### THE RECORDS:
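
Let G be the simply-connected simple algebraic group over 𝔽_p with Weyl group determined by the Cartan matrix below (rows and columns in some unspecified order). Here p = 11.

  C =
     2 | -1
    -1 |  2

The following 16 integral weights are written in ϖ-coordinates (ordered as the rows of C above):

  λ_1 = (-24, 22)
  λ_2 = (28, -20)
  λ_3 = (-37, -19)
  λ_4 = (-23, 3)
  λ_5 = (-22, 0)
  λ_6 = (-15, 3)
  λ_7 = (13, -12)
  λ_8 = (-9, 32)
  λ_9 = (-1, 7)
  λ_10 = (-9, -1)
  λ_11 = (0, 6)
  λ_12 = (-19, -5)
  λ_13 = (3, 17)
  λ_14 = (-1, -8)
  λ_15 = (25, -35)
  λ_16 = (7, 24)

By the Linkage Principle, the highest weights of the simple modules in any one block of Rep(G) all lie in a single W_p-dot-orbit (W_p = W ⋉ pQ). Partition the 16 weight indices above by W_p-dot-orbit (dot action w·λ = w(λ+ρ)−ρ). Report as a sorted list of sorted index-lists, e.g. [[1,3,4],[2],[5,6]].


A_2 Cartan matrix, 2 simple roots permuted; ρ=(1,1).

W_11-reps of the 16 weights in Ā_11 (same 2-coord order as C):

    [1] (0, 10)
    [2] (1, 7)
    [3] (1, 7)
    [4] (7, 0)
    [5] (9, 1)
    [6] (1, 7)
    [7] (0, 8)
    [8] (0, 8)
    [9] (0, 8)
    [10] (0, 8)
    [11] (1, 7)
    [12] (7, 0)
    [13] (7, 0)
    [14] (7, 0)
    [15] (1, 7)
    [16] (0, 8)

The 16 indices split into 5 linkage classes (same alcove rep ⇔ same W_11-dot-orbit):

[[1], [2, 3, 6, 11, 15], [4, 12, 13, 14], [5], [7, 8, 9, 10, 16]]


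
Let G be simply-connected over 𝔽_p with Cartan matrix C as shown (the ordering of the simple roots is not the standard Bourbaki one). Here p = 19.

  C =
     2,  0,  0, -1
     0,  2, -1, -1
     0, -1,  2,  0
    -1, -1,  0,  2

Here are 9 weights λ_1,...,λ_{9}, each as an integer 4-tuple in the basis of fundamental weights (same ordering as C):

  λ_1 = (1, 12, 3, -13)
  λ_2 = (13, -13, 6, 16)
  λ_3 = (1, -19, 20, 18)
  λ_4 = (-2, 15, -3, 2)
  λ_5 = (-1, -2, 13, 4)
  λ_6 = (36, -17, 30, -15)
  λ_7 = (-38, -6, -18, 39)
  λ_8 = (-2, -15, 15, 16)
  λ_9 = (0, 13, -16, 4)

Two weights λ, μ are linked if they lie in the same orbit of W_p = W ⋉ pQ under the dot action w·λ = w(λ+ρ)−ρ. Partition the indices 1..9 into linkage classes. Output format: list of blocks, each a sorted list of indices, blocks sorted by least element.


Dynkin diagram of C (from the 6 off-diagonal −1 entries): A_4.

Folding the 9 weights λ_j+ρ into Ā_19 (reps in the given 4-coord order):

  1: (10, 1, 4, 2);  2: (2, 0, 7, 5);  3: (1, 14, 2, 2);  4: (1, 14, 2, 2);  5: (0, 1, 13, 4);  6: (1, 4, 3, 0);  7: (1, 14, 2, 2);  8: (1, 14, 2, 2);  9: (0, 1, 13, 4)

The 9 indices split into 5 linkage classes (same alcove rep ⇔ same W_19-dot-orbit):

[[1], [2], [3, 4, 7, 8], [5, 9], [6]]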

### EXERCISE REQUIREMENTS:
Search the records above for the word "ordering" and give the number of lines where it occurs, nothing else.

### ANSWER TO THE PROBLEM:
2